[Extracted data entries]
.....

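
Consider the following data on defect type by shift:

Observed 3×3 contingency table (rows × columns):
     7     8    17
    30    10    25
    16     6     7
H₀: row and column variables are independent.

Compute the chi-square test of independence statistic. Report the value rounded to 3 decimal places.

test statistic = 8.931

Row totals [32, 65, 29], col totals [53, 24, 49], n=126
χ² = (7−13.46)²/13.46 + (8−6.10)²/6.10 + (17−12.44)²/12.44 + (30−27.34)²/27.34 + (10−12.38)²/12.38 + (25−25.28)²/25.28 + (16−12.20)²/12.20 + (6−5.52)²/5.52 + (7−11.28)²/11.28 = 8.9314
df = 4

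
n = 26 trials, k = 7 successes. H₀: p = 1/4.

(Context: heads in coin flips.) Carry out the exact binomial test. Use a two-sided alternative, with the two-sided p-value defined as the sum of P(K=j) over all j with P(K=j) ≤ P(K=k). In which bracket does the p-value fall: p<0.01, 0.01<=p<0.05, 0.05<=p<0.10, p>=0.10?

Exact binomial: n=26, k=7, p₀=1/4=0.2500
P(X=j) = C(n,j)·p₀^j·(1−p₀)^(n−j); p = Σ P(X=j) over j with P(X=j) ≤ P(X=7)
p-value (two-sided) = 0.82175
→ bracket: p>=0.10

p-value bracket: p>=0.10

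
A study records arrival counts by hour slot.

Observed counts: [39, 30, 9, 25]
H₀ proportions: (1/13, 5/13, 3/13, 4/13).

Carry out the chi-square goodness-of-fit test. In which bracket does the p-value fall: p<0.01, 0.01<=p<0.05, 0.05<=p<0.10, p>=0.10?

n = 103; E_i = n·p_i = [7.92, 39.62, 23.77, 31.69]
χ² = (39−7.92)²/7.92 + (30−39.62)²/39.62 + (9−23.77)²/23.77 + (25−31.69)²/31.69 = 134.8180
df = 3
p-value (upper-tail) = 0.00000
→ bracket: p<0.01

p-value bracket: p<0.01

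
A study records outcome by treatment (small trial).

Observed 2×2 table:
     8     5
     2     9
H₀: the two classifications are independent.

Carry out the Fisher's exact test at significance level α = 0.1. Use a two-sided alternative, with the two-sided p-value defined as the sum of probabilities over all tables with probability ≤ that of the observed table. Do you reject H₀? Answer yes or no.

Margins: r₁=13, r₂=11, c₁=10, c₂=14, n=24
p_obs = C(13,8)·C(11,2)/C(24,10); sum pmf over tables with pmf ≤ p_obs
p-value (two-sided) = 0.04718
At α=0.1: p < α → reject H₀

reject H₀: yes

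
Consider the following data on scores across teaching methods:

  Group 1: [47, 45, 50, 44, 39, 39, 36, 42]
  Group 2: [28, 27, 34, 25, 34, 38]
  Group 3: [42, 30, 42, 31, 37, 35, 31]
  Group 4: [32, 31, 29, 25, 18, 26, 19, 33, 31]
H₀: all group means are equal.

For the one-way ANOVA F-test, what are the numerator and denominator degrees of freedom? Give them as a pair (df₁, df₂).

degrees of freedom = [3, 26]

k = 4 groups, N = 30 total
df = (k−1, N−k) = (4−1, 30−4) = (3, 26)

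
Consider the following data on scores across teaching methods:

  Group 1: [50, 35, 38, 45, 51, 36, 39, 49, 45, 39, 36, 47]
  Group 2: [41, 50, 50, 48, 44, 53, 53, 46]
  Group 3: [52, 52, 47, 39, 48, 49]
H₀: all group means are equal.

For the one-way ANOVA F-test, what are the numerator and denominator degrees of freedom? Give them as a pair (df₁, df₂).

degrees of freedom = [2, 23]

k = 3 groups, N = 26 total
df = (k−1, N−k) = (3−1, 26−3) = (2, 23)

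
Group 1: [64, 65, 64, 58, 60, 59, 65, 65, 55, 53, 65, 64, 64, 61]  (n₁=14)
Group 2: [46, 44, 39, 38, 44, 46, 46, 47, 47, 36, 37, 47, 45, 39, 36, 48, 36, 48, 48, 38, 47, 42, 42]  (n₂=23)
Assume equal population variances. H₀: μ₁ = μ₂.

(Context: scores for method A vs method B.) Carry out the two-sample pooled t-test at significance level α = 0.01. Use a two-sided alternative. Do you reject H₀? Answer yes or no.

x̄₁=61.571, s₁=4.014, n₁=14
x̄₂=42.870, s₂=4.465, n₂=23
s_p² = [13·4.014² + 22·4.465²]/35 = 18.5154
SE = √(s_p²·(1/14+1/23)) = 1.4586
t = (61.571−42.870)/1.4586 = 12.8217
df = 35
p-value (two-sided) = 0.00000
At α=0.01: p < α → reject H₀

reject H₀: yes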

.....

Work order:
Reprint every entry exactly.

Response area:
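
Consider the following data on defect type by shift:

Observed 3×3 contingency table (rows × columns):
     7     8    17
    30    10    25
    16     6     7
H₀: row and column variables are independent.

Compute the chi-square test of independence statistic. Report the value rounded to 3 decimal places.

test statistic = 8.931

Row totals [32, 65, 29], col totals [53, 24, 49], n=126
χ² = (7−13.46)²/13.46 + (8−6.10)²/6.10 + (17−12.44)²/12.44 + (30−27.34)²/27.34 + (10−12.38)²/12.38 + (25−25.28)²/25.28 + (16−12.20)²/12.20 + (6−5.52)²/5.52 + (7−11.28)²/11.28 = 8.9314
df = 4

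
n = 26 trials, k = 7 successes. H₀: p = 1/4.

(Context: heads in coin flips.) Carry out the exact binomial test. Use a two-sided alternative, with the two-sided p-value defined as the sum of P(K=j) over all j with P(K=j) ≤ P(K=k). In which bracket does the p-value fall: p<0.01, 0.01<=p<0.05, 0.05<=p<0.10, p>=0.10?

Exact binomial: n=26, k=7, p₀=1/4=0.2500
P(X=j) = C(n,j)·p₀^j·(1−p₀)^(n−j); p = Σ P(X=j) over j with P(X=j) ≤ P(X=7)
p-value (two-sided) = 0.82175
→ bracket: p>=0.10

p-value bracket: p>=0.10

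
A study records arrival counts by hour slot.

Observed counts: [39, 30, 9, 25]
H₀ proportions: (1/13, 5/13, 3/13, 4/13).

Carry out the chi-square goodness-of-fit test. In which bracket does the p-value fall: p<0.01, 0.01<=p<0.05, 0.05<=p<0.10, p>=0.10?

n = 103; E_i = n·p_i = [7.92, 39.62, 23.77, 31.69]
χ² = (39−7.92)²/7.92 + (30−39.62)²/39.62 + (9−23.77)²/23.77 + (25−31.69)²/31.69 = 134.8180
df = 3
p-value (upper-tail) = 0.00000
→ bracket: p<0.01

p-value bracket: p<0.01

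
A study records outcome by treatment (small trial).

Observed 2×2 table:
     8     5
     2     9
H₀: the two classifications are independent.

Carry out the Fisher's exact test at significance level α = 0.1. Use a two-sided alternative, with the two-sided p-value defined as the sum of probabilities over all tables with probability ≤ that of the observed table. Do you reject H₀? Answer yes or no.

Margins: r₁=13, r₂=11, c₁=10, c₂=14, n=24
p_obs = C(13,8)·C(11,2)/C(24,10); sum pmf over tables with pmf ≤ p_obs
p-value (two-sided) = 0.04718
At α=0.1: p < α → reject H₀

reject H₀: yes

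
Consider the following data on scores across teaching methods:

  Group 1: [47, 45, 50, 44, 39, 39, 36, 42]
  Group 2: [28, 27, 34, 25, 34, 38]
  Group 3: [42, 30, 42, 31, 37, 35, 31]
  Group 4: [32, 31, 29, 25, 18, 26, 19, 33, 31]
H₀: all group means are equal.

For the one-way ANOVA F-test, what are the numerator and denominator degrees of freedom? Give them as a pair (df₁, df₂).

degrees of freedom = [3, 26]

k = 4 groups, N = 30 total
df = (k−1, N−k) = (4−1, 30−4) = (3, 26)

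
Consider the following data on scores across teaching methods:

  Group 1: [50, 35, 38, 45, 51, 36, 39, 49, 45, 39, 36, 47]
  Group 2: [41, 50, 50, 48, 44, 53, 53, 46]
  Group 3: [52, 52, 47, 39, 48, 49]
H₀: all group means are equal.

For the one-way ANOVA F-test, what are the numerator and denominator degrees of freedom? Give them as a pair (df₁, df₂).

degrees of freedom = [2, 23]

k = 3 groups, N = 26 total
df = (k−1, N−k) = (3−1, 26−3) = (2, 23)

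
Group 1: [64, 65, 64, 58, 60, 59, 65, 65, 55, 53, 65, 64, 64, 61]  (n₁=14)
Group 2: [46, 44, 39, 38, 44, 46, 46, 47, 47, 36, 37, 47, 45, 39, 36, 48, 36, 48, 48, 38, 47, 42, 42]  (n₂=23)
Assume equal population variances. H₀: μ₁ = μ₂.

(Context: scores for method A vs method B.) Carry out the two-sample pooled t-test at significance level α = 0.01. Use a two-sided alternative. Do you reject H₀? Answer yes or no.

x̄₁=61.571, s₁=4.014, n₁=14
x̄₂=42.870, s₂=4.465, n₂=23
s_p² = [13·4.014² + 22·4.465²]/35 = 18.5154
SE = √(s_p²·(1/14+1/23)) = 1.4586
t = (61.571−42.870)/1.4586 = 12.8217
df = 35
p-value (two-sided) = 0.00000
At α=0.01: p < α → reject H₀

reject H₀: yes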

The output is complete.